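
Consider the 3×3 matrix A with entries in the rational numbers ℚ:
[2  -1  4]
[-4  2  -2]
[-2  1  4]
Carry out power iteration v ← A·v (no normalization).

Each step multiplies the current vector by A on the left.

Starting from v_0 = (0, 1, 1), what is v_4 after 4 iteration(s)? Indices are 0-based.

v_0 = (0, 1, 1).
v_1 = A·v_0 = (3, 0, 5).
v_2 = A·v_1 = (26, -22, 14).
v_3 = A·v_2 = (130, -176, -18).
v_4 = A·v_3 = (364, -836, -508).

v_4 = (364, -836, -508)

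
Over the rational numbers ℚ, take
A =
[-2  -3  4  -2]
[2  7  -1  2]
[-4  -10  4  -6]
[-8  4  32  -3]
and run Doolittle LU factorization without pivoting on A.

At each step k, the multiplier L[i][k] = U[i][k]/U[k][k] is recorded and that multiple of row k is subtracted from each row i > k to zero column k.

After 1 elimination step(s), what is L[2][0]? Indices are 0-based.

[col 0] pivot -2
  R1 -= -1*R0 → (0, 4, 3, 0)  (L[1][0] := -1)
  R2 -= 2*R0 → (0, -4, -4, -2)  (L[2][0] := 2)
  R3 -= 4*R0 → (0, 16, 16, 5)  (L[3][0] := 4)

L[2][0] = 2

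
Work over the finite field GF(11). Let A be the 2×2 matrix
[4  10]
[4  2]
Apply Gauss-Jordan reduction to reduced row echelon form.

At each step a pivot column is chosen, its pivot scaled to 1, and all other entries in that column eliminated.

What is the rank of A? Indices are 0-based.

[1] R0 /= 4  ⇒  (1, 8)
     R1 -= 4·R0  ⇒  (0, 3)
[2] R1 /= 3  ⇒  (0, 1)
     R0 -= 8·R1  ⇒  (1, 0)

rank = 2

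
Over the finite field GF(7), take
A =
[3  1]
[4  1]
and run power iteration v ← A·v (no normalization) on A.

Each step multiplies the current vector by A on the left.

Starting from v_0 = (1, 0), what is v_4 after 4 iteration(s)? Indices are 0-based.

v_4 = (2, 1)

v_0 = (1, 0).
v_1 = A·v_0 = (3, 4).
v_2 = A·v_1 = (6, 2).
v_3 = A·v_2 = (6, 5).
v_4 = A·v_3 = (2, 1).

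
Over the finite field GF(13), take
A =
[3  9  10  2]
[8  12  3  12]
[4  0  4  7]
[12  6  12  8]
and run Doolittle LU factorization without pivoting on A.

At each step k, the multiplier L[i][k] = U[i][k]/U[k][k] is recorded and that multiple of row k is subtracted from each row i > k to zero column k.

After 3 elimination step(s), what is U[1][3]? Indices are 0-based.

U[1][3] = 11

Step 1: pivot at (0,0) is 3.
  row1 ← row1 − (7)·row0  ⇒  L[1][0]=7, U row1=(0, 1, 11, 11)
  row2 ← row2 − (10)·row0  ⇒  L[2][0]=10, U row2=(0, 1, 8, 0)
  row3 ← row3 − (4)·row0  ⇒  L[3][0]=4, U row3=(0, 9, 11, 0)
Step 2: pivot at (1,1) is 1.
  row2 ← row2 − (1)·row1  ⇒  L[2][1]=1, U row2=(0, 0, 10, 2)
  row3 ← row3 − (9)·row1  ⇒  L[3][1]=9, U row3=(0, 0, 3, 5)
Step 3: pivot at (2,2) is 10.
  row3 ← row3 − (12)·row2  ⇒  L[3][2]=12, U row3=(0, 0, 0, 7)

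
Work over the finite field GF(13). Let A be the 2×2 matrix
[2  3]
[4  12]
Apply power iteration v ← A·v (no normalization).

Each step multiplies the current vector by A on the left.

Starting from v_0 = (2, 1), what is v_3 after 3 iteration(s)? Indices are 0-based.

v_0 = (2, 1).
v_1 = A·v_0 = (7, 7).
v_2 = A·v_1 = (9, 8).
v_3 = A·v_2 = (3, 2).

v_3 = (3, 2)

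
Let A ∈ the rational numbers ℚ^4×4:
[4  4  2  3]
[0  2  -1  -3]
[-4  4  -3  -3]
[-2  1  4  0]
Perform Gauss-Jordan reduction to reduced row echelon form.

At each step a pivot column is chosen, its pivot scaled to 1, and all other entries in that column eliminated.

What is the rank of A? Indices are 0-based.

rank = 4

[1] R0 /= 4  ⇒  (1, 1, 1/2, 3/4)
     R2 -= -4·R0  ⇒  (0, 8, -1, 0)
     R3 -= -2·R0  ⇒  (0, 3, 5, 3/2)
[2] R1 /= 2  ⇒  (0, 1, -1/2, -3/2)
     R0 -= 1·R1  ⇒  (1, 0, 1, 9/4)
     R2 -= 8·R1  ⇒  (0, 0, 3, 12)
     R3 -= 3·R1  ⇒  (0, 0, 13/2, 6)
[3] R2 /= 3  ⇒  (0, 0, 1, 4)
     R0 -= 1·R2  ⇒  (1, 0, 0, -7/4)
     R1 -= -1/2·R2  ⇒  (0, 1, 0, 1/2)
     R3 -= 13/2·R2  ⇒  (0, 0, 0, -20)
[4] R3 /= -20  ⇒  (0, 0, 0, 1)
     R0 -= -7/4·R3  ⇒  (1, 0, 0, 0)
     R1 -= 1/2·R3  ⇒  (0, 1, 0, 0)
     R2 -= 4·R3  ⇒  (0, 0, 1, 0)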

==============================

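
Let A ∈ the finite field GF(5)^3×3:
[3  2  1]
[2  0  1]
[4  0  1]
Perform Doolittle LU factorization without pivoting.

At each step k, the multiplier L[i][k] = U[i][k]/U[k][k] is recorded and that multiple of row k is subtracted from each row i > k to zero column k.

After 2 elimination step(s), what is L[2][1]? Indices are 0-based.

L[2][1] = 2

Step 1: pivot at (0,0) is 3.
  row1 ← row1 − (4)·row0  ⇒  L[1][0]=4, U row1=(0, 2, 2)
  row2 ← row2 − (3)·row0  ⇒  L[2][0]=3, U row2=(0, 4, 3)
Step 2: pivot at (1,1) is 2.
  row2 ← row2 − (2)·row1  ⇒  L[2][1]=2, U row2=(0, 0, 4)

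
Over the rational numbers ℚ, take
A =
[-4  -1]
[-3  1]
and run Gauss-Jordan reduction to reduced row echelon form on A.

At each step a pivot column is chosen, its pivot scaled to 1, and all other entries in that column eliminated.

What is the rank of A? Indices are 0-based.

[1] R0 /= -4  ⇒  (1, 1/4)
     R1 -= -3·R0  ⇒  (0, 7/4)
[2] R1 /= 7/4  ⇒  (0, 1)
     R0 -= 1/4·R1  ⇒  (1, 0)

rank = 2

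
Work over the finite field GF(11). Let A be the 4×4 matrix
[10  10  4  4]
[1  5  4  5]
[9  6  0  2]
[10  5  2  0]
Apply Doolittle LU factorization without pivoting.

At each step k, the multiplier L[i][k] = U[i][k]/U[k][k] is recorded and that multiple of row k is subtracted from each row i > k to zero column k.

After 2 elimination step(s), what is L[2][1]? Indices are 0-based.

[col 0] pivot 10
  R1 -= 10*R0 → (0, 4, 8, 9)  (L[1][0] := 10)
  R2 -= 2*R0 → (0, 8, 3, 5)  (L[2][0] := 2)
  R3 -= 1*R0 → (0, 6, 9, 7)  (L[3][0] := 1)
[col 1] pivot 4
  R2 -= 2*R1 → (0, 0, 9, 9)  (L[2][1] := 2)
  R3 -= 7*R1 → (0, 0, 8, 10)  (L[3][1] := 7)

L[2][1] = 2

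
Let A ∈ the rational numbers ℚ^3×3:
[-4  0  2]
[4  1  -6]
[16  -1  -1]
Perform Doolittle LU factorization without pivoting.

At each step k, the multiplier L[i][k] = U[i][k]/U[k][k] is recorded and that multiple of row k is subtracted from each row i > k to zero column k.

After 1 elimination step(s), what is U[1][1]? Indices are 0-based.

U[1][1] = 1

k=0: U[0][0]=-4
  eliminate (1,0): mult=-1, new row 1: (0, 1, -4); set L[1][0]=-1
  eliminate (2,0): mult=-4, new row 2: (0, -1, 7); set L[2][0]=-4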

==============================

In the entries above, find each line with "Gauss" and copy it.

RESULT —
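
Apply Gauss-Jordan reduction to reduced row echelon form.
Perform Gauss-Jordan reduction to reduced row echelon form.
and run Gauss-Jordan reduction to reduced row echelon form on A.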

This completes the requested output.